# Work to complete:
For the records below, give the number of lines that include the string "comes". Nothing else belongs in the answer.

+++ Data

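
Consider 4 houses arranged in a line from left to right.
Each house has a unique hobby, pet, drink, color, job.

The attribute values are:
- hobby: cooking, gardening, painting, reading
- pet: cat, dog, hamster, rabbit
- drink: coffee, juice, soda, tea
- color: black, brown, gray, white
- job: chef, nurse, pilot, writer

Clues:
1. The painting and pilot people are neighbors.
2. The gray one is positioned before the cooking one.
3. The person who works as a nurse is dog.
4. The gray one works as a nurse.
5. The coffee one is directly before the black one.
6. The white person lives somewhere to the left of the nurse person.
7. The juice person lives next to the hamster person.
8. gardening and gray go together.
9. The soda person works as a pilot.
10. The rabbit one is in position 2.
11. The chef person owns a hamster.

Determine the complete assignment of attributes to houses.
Solution:

House | Hobby | Pet | Drink | Color | Job
-----------------------------------------
  1   | painting | cat | coffee | white | writer
  2   | reading | rabbit | soda | black | pilot
  3   | gardening | dog | juice | gray | nurse
  4   | cooking | hamster | tea | brown | chef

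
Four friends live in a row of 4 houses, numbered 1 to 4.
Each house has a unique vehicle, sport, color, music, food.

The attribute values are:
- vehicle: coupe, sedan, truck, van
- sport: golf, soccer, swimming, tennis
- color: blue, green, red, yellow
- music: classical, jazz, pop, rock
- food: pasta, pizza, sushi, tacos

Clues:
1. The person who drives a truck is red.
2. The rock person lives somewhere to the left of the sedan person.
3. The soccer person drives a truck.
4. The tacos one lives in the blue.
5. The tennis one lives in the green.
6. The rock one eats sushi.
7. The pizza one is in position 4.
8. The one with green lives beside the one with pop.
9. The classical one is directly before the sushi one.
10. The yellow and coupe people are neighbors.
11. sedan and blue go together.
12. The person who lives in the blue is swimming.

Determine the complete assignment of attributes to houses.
Solution:

House | Vehicle | Sport | Color | Music | Food
----------------------------------------------
  1   | van | golf | yellow | classical | pasta
  2   | coupe | tennis | green | rock | sushi
  3   | sedan | swimming | blue | pop | tacos
  4   | truck | soccer | red | jazz | pizza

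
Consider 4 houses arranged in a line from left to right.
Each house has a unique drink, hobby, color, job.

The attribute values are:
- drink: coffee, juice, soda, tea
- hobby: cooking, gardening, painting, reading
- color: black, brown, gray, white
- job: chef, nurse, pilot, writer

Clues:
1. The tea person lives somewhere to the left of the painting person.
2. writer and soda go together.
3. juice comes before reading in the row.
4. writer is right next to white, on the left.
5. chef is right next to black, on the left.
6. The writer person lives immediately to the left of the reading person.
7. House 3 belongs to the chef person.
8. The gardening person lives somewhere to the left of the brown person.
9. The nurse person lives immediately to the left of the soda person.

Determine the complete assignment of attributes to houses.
Solution:

House | Drink | Hobby | Color | Job
-----------------------------------
  1   | juice | gardening | gray | nurse
  2   | soda | cooking | brown | writer
  3   | tea | reading | white | chef
  4   | coffee | painting | black | pilot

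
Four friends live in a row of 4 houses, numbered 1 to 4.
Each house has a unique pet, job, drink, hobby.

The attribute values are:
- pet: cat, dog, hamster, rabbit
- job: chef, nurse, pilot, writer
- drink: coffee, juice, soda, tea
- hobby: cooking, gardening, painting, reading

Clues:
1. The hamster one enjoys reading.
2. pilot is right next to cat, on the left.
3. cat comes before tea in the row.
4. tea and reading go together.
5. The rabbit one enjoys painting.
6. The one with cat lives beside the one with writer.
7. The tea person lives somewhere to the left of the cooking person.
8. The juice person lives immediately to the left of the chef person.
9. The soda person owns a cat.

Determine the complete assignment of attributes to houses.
Solution:

House | Pet | Job | Drink | Hobby
---------------------------------
  1   | rabbit | pilot | juice | painting
  2   | cat | chef | soda | gardening
  3   | hamster | writer | tea | reading
  4   | dog | nurse | coffee | cooking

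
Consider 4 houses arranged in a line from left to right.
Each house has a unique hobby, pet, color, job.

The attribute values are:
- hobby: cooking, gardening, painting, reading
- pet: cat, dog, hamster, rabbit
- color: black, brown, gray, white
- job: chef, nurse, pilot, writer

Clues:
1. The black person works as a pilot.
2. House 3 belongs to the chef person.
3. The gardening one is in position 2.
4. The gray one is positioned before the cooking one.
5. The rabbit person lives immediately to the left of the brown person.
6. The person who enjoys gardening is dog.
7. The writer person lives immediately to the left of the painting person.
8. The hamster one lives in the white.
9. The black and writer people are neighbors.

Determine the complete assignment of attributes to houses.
Solution:

House | Hobby | Pet | Color | Job
---------------------------------
  1   | reading | rabbit | black | pilot
  2   | gardening | dog | brown | writer
  3   | painting | cat | gray | chef
  4   | cooking | hamster | white | nurse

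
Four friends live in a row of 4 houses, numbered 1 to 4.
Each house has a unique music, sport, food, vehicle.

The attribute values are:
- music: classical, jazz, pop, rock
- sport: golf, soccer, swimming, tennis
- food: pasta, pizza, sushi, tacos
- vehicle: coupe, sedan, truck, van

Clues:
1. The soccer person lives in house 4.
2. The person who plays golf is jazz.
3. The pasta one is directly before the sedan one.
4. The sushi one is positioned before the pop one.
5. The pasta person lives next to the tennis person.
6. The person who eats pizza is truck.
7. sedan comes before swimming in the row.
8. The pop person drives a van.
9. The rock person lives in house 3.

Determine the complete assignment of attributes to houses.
Solution:

House | Music | Sport | Food | Vehicle
--------------------------------------
  1   | jazz | golf | pasta | coupe
  2   | classical | tennis | sushi | sedan
  3   | rock | swimming | pizza | truck
  4   | pop | soccer | tacos | van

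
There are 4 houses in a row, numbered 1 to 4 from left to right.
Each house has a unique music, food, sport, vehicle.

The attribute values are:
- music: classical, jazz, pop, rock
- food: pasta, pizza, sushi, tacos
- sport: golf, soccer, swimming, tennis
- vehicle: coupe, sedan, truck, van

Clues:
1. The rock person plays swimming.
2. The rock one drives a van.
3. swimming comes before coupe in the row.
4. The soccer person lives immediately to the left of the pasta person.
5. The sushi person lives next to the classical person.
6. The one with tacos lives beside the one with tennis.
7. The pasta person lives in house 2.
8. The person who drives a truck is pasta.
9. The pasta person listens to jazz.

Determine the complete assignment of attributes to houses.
Solution:

House | Music | Food | Sport | Vehicle
--------------------------------------
  1   | pop | tacos | soccer | sedan
  2   | jazz | pasta | tennis | truck
  3   | rock | sushi | swimming | van
  4   | classical | pizza | golf | coupe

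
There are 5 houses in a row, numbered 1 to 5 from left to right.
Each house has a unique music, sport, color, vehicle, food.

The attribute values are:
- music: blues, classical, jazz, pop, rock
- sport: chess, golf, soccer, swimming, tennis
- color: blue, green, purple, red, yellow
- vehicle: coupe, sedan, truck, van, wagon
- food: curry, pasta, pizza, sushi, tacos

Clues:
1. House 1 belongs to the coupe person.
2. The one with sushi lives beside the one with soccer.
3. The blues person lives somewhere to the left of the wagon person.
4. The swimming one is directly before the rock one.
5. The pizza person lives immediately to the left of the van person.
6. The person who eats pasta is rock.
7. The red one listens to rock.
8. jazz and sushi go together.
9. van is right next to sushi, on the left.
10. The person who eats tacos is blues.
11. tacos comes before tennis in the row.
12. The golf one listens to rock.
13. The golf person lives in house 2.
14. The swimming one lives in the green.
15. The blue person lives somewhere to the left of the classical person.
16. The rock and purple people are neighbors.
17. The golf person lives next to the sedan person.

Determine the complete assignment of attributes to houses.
Solution:

House | Music | Sport | Color | Vehicle | Food
----------------------------------------------
  1   | pop | swimming | green | coupe | pizza
  2   | rock | golf | red | van | pasta
  3   | jazz | chess | purple | sedan | sushi
  4   | blues | soccer | blue | truck | tacos
  5   | classical | tennis | yellow | wagon | curry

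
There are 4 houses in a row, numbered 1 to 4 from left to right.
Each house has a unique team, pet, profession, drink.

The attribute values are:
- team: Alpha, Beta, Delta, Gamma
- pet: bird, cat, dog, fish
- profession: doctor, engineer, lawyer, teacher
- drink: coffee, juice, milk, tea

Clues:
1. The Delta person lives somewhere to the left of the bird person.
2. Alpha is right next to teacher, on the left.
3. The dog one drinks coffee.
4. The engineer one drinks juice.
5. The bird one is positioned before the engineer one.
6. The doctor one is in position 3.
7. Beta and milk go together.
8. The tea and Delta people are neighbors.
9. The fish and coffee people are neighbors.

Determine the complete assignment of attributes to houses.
Solution:

House | Team | Pet | Profession | Drink
---------------------------------------
  1   | Alpha | fish | lawyer | tea
  2   | Delta | dog | teacher | coffee
  3   | Beta | bird | doctor | milk
  4   | Gamma | cat | engineer | juice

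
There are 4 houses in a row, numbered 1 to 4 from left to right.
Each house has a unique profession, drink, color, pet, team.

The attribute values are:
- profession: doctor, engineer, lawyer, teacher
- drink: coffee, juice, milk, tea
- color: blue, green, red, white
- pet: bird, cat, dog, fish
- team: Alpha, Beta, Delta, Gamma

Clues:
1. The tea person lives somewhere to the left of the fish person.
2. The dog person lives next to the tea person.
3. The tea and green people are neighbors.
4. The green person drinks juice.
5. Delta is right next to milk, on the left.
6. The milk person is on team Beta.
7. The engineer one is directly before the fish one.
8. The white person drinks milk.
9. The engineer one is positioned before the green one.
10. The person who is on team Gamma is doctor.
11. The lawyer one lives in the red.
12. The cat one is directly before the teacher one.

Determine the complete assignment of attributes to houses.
Solution:

House | Profession | Drink | Color | Pet | Team
-----------------------------------------------
  1   | lawyer | coffee | red | cat | Delta
  2   | teacher | milk | white | dog | Beta
  3   | engineer | tea | blue | bird | Alpha
  4   | doctor | juice | green | fish | Gamma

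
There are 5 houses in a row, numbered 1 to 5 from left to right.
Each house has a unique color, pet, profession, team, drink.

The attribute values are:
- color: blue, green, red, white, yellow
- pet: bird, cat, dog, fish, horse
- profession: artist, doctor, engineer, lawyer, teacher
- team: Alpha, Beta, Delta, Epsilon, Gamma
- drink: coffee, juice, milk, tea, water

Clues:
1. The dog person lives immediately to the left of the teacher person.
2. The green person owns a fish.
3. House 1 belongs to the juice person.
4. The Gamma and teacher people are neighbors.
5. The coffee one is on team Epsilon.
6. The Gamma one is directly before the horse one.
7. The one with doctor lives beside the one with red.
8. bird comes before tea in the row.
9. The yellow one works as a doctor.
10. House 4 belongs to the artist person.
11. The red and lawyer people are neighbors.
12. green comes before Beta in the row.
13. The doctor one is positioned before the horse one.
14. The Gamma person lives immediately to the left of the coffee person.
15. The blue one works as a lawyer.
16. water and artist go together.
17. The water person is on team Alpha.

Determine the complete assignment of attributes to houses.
Solution:

House | Color | Pet | Profession | Team | Drink
-----------------------------------------------
  1   | yellow | dog | doctor | Gamma | juice
  2   | red | horse | teacher | Epsilon | coffee
  3   | blue | bird | lawyer | Delta | milk
  4   | green | fish | artist | Alpha | water
  5   | white | cat | engineer | Beta | tea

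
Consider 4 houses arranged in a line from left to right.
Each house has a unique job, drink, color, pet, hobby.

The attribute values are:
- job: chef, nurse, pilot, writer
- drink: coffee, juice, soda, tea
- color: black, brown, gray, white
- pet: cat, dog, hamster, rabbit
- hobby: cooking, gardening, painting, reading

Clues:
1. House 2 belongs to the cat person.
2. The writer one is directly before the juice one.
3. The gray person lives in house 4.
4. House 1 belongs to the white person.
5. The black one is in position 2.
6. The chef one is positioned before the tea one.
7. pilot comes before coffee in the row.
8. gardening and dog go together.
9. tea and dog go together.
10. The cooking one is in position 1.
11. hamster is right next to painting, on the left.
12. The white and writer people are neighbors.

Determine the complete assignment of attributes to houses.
Solution:

House | Job | Drink | Color | Pet | Hobby
-----------------------------------------
  1   | pilot | soda | white | hamster | cooking
  2   | writer | coffee | black | cat | painting
  3   | chef | juice | brown | rabbit | reading
  4   | nurse | tea | gray | dog | gardening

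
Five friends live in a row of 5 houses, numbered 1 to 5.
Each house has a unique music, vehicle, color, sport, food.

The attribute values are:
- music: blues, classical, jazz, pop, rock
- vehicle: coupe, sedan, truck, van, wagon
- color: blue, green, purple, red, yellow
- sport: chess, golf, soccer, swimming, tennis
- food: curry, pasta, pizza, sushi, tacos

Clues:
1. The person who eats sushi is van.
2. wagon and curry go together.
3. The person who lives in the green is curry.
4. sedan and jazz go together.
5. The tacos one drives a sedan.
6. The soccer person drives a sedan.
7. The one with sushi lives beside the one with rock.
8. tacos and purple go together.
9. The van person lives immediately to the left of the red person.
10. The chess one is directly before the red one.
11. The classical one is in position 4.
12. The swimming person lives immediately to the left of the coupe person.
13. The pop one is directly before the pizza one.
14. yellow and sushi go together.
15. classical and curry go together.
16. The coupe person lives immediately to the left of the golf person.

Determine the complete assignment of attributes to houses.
Solution:

House | Music | Vehicle | Color | Sport | Food
----------------------------------------------
  1   | pop | van | yellow | chess | sushi
  2   | rock | truck | red | swimming | pizza
  3   | blues | coupe | blue | tennis | pasta
  4   | classical | wagon | green | golf | curry
  5   | jazz | sedan | purple | soccer | tacos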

++++++

# Exercise result:
8